Assigned task
Each line from the one containing "- P-3: (0, -195), hydraulic head 317.2 m" through the end of the data must be retyped exactly, and no other line.

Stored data
════

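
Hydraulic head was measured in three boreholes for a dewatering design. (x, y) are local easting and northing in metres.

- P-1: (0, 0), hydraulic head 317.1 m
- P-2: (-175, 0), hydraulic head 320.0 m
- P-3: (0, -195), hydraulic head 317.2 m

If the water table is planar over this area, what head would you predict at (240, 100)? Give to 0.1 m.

313.1 m

∂h/∂x = (320.0 − 317.1) / (-175 − 0) = -0.01657
∂h/∂y = (317.2 − 317.1) / (-195 − 0) = -0.0005128
h(240, 100) = 317.1 + (-0.01657)·(240) + (-0.0005128)·(100) = 317.1 -3.977 -0.051 = 313.072 m.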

════

Result
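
- P-3: (0, -195), hydraulic head 317.2 m

If the water table is planar over this area, what head would you predict at (240, 100)? Give to 0.1 m.

313.1 m

∂h/∂x = (320.0 − 317.1) / (-175 − 0) = -0.01657
∂h/∂y = (317.2 − 317.1) / (-195 − 0) = -0.0005128
h(240, 100) = 317.1 + (-0.01657)·(240) + (-0.0005128)·(100) = 317.1 -3.977 -0.051 = 313.072 m.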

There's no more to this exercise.